# Instructions to follow
Set the following entries down again exactly, line by line.

══ Records for this task

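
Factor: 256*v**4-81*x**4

(4*v+3*x)*(4*v-3*x)*(16*v**2+9*x**2)

Difference of squares twice: with A = 4*v and B = 3*x, A⁴ − B⁴ = (A² − B²)(A² + B²), and A² − B² factors again.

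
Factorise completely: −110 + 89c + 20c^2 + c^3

(c + 10)(c + 11)(c − 1)

Trying the rational-root candidates, c = 1 is a root, so (c − 1) divides it; the quotient is c^2 + 21c + 110.
The remaining quadratic factors as (c + 10)(c + 11).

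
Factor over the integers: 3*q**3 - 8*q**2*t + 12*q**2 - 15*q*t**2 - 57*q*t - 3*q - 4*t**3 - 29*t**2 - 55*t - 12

(3*q + t + 3)*(q + t + 4)*(q - 4*t - 1)

Group: 3*q*(q**2 - 3*q*t + 3*q - 4*t**2 - 17*t - 4) + (t + 3)*(q**2 - 3*q*t + 3*q - 4*t**2 - 17*t - 4); both groups contain (q**2 - 3*q*t + 3*q - 4*t**2 - 17*t - 4), so (3*q + t + 3) is a factor with cofactor q**2 - 3*q*t + 3*q - 4*t**2 - 17*t - 4.
The cofactor groups again: q**2 - 3*q*t + 3*q - 4*t**2 - 17*t - 4 = q*(q - 4*t - 1) + (t + 4)*(q - 4*t - 1); both groups contain (q - 4*t - 1), giving (q + t + 4)*(q - 4*t - 1).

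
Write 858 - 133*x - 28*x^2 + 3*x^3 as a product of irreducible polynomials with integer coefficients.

By the rational root theorem, x = 13/3 is a root, giving the factor (3*x - 13) and quotient x^2 - 5*x - 66.
The remaining quadratic factors as (x + 6)(x - 11).

(3*x - 13)*(x + 6)*(x - 11)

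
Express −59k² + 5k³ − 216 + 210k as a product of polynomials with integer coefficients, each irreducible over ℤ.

By the rational root theorem, k = 6 is a root, giving the factor (k − 6) and quotient 5k² − 29k + 36.
The remaining quadratic factors as (k − 4)(5k − 9).

(5k − 9)(k − 4)(k − 6)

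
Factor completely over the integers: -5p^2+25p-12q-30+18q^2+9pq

-(5p+6q-10)(p-3q-3)

Group: -p(5p+6q-10) + (3q+3)(5p+6q-10); both groups contain (5p+6q-10).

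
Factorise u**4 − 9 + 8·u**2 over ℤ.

(u + 1)·(u − 1)·(u**2 + 9)

Substitute w = u**2 to get a quadratic in w, then factor.
u**2 − 1 is a difference of squares.
u**2 + 9 is irreducible over ℤ (sum of squares).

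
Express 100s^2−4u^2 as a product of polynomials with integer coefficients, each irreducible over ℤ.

Pull out the common factor 4; 25s^2−u^2 is a difference of squares.

4(5s+u)(5s−u)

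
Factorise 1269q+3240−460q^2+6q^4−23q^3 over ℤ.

Trying the rational-root candidates, q = −8 is a root, giving the factor (q+8) and quotient 6q^3−71q^2+108q+405.
Next, q = 9/2 is a root, giving the factor (2q−9) and quotient 3q^2−22q−45.
The remaining quadratic factors as (3q+5)(q−9).

(2q−9)(3q+5)(q+8)(q−9)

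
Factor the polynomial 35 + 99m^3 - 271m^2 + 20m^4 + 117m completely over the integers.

Testing divisors of the constant over divisors of the leading coefficient, m = -7 is a root, giving the factor (m + 7) and quotient 20m^3 - 41m^2 + 16m + 5.
Continuing, m = -1/5 is a root, so (5m + 1) is a factor; dividing leaves 4m^2 - 9m + 5.
The remaining quadratic factors as (4m - 5)(m - 1).

(4m - 5)(5m + 1)(m + 7)(m - 1)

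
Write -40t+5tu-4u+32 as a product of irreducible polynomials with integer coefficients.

Group as (5tu-40t) + (-4u+32) = 5t(u-8) - 4(u-8).
Both groups share the factor (u-8).

(5t-4)(u-8)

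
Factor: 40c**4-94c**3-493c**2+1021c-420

Trying the rational-root candidates, c = 3/5 is a root, giving the factor (5c-3) and quotient 8c**3-14c**2-107c+140.
Continuing, c = 4 is a root, so (c-4) divides it; the quotient is 8c**2+18c-35.
The remaining quadratic factors as (2c+7)(4c-5).

(2c+7)(4c-5)(5c-3)(c-4)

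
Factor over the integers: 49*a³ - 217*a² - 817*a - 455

(7*a + 13)*(7*a + 5)*(a - 7)

Trying the rational-root candidates, a = -13/7 is a root, so (7*a + 13) is a factor; dividing leaves 7*a² - 44*a - 35.
The remaining quadratic factors as (a - 7)(7*a + 5).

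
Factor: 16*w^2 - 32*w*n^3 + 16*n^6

Pull out the common factor 16, leaving w^2 - 2*w*n^3 + n^6.
Recognize a perfect-square trinomial with the parts n^3 and w.

16*(w - n^3)^2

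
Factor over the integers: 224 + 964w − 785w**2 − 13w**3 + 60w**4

Among the possible rational roots, w = −1/5 is a root, so (5w + 1) is a factor; dividing leaves 12w**3 − 5w**2 − 156w + 224.
Continuing, w = 7/4 is a root, so (4w − 7) divides it; the quotient is 3w**2 + 4w − 32.
The remaining quadratic factors as (3w − 8)(w + 4).

(3w − 8)(4w − 7)(5w + 1)(w + 4)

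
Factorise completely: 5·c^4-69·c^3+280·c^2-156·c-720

(5·c+6)·(c-4)·(c-5)·(c-6)

Testing divisors of the constant over divisors of the leading coefficient, c = -6/5 is a root, so (5·c+6) divides it; the quotient is c^3-15·c^2+74·c-120.
Continuing, c = 5 is a root, so (c-5) divides it; the quotient is c^2-10·c+24.
The remaining quadratic factors as (c-6)(c-4).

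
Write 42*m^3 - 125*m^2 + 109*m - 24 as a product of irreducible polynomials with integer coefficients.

(2*m - 3)*(3*m - 1)*(7*m - 8)

Trying the rational-root candidates, m = 8/7 is a root, so (7*m - 8) divides it; the quotient is 6*m^2 - 11*m + 3.
The remaining quadratic factors as (2*m - 3)(3*m - 1).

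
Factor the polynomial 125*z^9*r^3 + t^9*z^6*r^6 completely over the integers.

Pull out the common factor z^6*r^3, leaving t^9*r^3 + 125*z^3.
Recognize a sum of cubes with the parts 5*z and t^3*r.

r^3*z^6*(t^3*r + 5*z)*(t^6*r^2 - 5*t^3*z*r + 25*z^2)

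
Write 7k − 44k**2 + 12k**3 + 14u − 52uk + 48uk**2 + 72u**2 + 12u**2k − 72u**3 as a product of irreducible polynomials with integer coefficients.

Group: 2u(−36u**2 + 24uk + 36u + 12k**2 − 44k + 7) + k(−36u**2 + 24uk + 36u + 12k**2 − 44k + 7); both groups contain (−36u**2 + 24uk + 36u + 12k**2 − 44k + 7), so (2u + k) is a factor with cofactor −36u**2 + 24uk + 36u + 12k**2 − 44k + 7.
The cofactor groups again: −36u**2 + 24uk + 36u + 12k**2 − 44k + 7 = −6u(6u − 6k + 1) + (−2k + 7)(6u − 6k + 1); both groups contain (6u − 6k + 1), giving −(6u + 2k − 7)(6u − 6k + 1).

−(6u − 6k + 1)(6u + 2k − 7)(2u + k)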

════

# Exercise solution
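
Factor: 256*v**4-81*x**4

(4*v+3*x)*(4*v-3*x)*(16*v**2+9*x**2)

Difference of squares twice: with A = 4*v and B = 3*x, A⁴ − B⁴ = (A² − B²)(A² + B²), and A² − B² factors again.

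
Factorise completely: −110 + 89c + 20c^2 + c^3

(c + 10)(c + 11)(c − 1)

Trying the rational-root candidates, c = 1 is a root, so (c − 1) divides it; the quotient is c^2 + 21c + 110.
The remaining quadratic factors as (c + 10)(c + 11).

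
Factor over the integers: 3*q**3 - 8*q**2*t + 12*q**2 - 15*q*t**2 - 57*q*t - 3*q - 4*t**3 - 29*t**2 - 55*t - 12

(3*q + t + 3)*(q + t + 4)*(q - 4*t - 1)

Group: 3*q*(q**2 - 3*q*t + 3*q - 4*t**2 - 17*t - 4) + (t + 3)*(q**2 - 3*q*t + 3*q - 4*t**2 - 17*t - 4); both groups contain (q**2 - 3*q*t + 3*q - 4*t**2 - 17*t - 4), so (3*q + t + 3) is a factor with cofactor q**2 - 3*q*t + 3*q - 4*t**2 - 17*t - 4.
The cofactor groups again: q**2 - 3*q*t + 3*q - 4*t**2 - 17*t - 4 = q*(q - 4*t - 1) + (t + 4)*(q - 4*t - 1); both groups contain (q - 4*t - 1), giving (q + t + 4)*(q - 4*t - 1).

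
Write 858 - 133*x - 28*x^2 + 3*x^3 as a product of irreducible polynomials with integer coefficients.

By the rational root theorem, x = 13/3 is a root, giving the factor (3*x - 13) and quotient x^2 - 5*x - 66.
The remaining quadratic factors as (x + 6)(x - 11).

(3*x - 13)*(x + 6)*(x - 11)

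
Express −59k² + 5k³ − 216 + 210k as a product of polynomials with integer coefficients, each irreducible over ℤ.

By the rational root theorem, k = 6 is a root, giving the factor (k − 6) and quotient 5k² − 29k + 36.
The remaining quadratic factors as (k − 4)(5k − 9).

(5k − 9)(k − 4)(k − 6)

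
Factor completely over the integers: -5p^2+25p-12q-30+18q^2+9pq

-(5p+6q-10)(p-3q-3)

Group: -p(5p+6q-10) + (3q+3)(5p+6q-10); both groups contain (5p+6q-10).

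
Factorise u**4 − 9 + 8·u**2 over ℤ.

(u + 1)·(u − 1)·(u**2 + 9)

Substitute w = u**2 to get a quadratic in w, then factor.
u**2 − 1 is a difference of squares.
u**2 + 9 is irreducible over ℤ (sum of squares).

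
Express 100s^2−4u^2 as a product of polynomials with integer coefficients, each irreducible over ℤ.

Pull out the common factor 4; 25s^2−u^2 is a difference of squares.

4(5s+u)(5s−u)

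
Factorise 1269q+3240−460q^2+6q^4−23q^3 over ℤ.

Trying the rational-root candidates, q = −8 is a root, giving the factor (q+8) and quotient 6q^3−71q^2+108q+405.
Next, q = 9/2 is a root, giving the factor (2q−9) and quotient 3q^2−22q−45.
The remaining quadratic factors as (3q+5)(q−9).

(2q−9)(3q+5)(q+8)(q−9)

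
Factor the polynomial 35 + 99m^3 - 271m^2 + 20m^4 + 117m completely over the integers.

Testing divisors of the constant over divisors of the leading coefficient, m = -7 is a root, giving the factor (m + 7) and quotient 20m^3 - 41m^2 + 16m + 5.
Continuing, m = -1/5 is a root, so (5m + 1) is a factor; dividing leaves 4m^2 - 9m + 5.
The remaining quadratic factors as (4m - 5)(m - 1).

(4m - 5)(5m + 1)(m + 7)(m - 1)

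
Write -40t+5tu-4u+32 as a product of irreducible polynomials with integer coefficients.

Group as (5tu-40t) + (-4u+32) = 5t(u-8) - 4(u-8).
Both groups share the factor (u-8).

(5t-4)(u-8)

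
Factor: 40c**4-94c**3-493c**2+1021c-420

Trying the rational-root candidates, c = 3/5 is a root, giving the factor (5c-3) and quotient 8c**3-14c**2-107c+140.
Continuing, c = 4 is a root, so (c-4) divides it; the quotient is 8c**2+18c-35.
The remaining quadratic factors as (2c+7)(4c-5).

(2c+7)(4c-5)(5c-3)(c-4)

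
Factor over the integers: 49*a³ - 217*a² - 817*a - 455

(7*a + 13)*(7*a + 5)*(a - 7)

Trying the rational-root candidates, a = -13/7 is a root, so (7*a + 13) is a factor; dividing leaves 7*a² - 44*a - 35.
The remaining quadratic factors as (a - 7)(7*a + 5).

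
Factor: 16*w^2 - 32*w*n^3 + 16*n^6

Pull out the common factor 16, leaving w^2 - 2*w*n^3 + n^6.
Recognize a perfect-square trinomial with the parts n^3 and w.

16*(w - n^3)^2

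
Factor over the integers: 224 + 964w − 785w**2 − 13w**3 + 60w**4

Among the possible rational roots, w = −1/5 is a root, so (5w + 1) is a factor; dividing leaves 12w**3 − 5w**2 − 156w + 224.
Continuing, w = 7/4 is a root, so (4w − 7) divides it; the quotient is 3w**2 + 4w − 32.
The remaining quadratic factors as (3w − 8)(w + 4).

(3w − 8)(4w − 7)(5w + 1)(w + 4)

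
Factorise completely: 5·c^4-69·c^3+280·c^2-156·c-720

(5·c+6)·(c-4)·(c-5)·(c-6)

Testing divisors of the constant over divisors of the leading coefficient, c = -6/5 is a root, so (5·c+6) divides it; the quotient is c^3-15·c^2+74·c-120.
Continuing, c = 5 is a root, so (c-5) divides it; the quotient is c^2-10·c+24.
The remaining quadratic factors as (c-6)(c-4).

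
Write 42*m^3 - 125*m^2 + 109*m - 24 as a product of irreducible polynomials with integer coefficients.

(2*m - 3)*(3*m - 1)*(7*m - 8)

Trying the rational-root candidates, m = 8/7 is a root, so (7*m - 8) divides it; the quotient is 6*m^2 - 11*m + 3.
The remaining quadratic factors as (2*m - 3)(3*m - 1).

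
Factor the polynomial 125*z^9*r^3 + t^9*z^6*r^6 completely over the integers.

Pull out the common factor z^6*r^3, leaving t^9*r^3 + 125*z^3.
Recognize a sum of cubes with the parts 5*z and t^3*r.

r^3*z^6*(t^3*r + 5*z)*(t^6*r^2 - 5*t^3*z*r + 25*z^2)

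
Write 7k − 44k**2 + 12k**3 + 14u − 52uk + 48uk**2 + 72u**2 + 12u**2k − 72u**3 as a product of irreducible polynomials with integer coefficients.

Group: 2u(−36u**2 + 24uk + 36u + 12k**2 − 44k + 7) + k(−36u**2 + 24uk + 36u + 12k**2 − 44k + 7); both groups contain (−36u**2 + 24uk + 36u + 12k**2 − 44k + 7), so (2u + k) is a factor with cofactor −36u**2 + 24uk + 36u + 12k**2 − 44k + 7.
The cofactor groups again: −36u**2 + 24uk + 36u + 12k**2 − 44k + 7 = −6u(6u − 6k + 1) + (−2k + 7)(6u − 6k + 1); both groups contain (6u − 6k + 1), giving −(6u + 2k − 7)(6u − 6k + 1).

−(6u − 6k + 1)(6u + 2k − 7)(2u + k)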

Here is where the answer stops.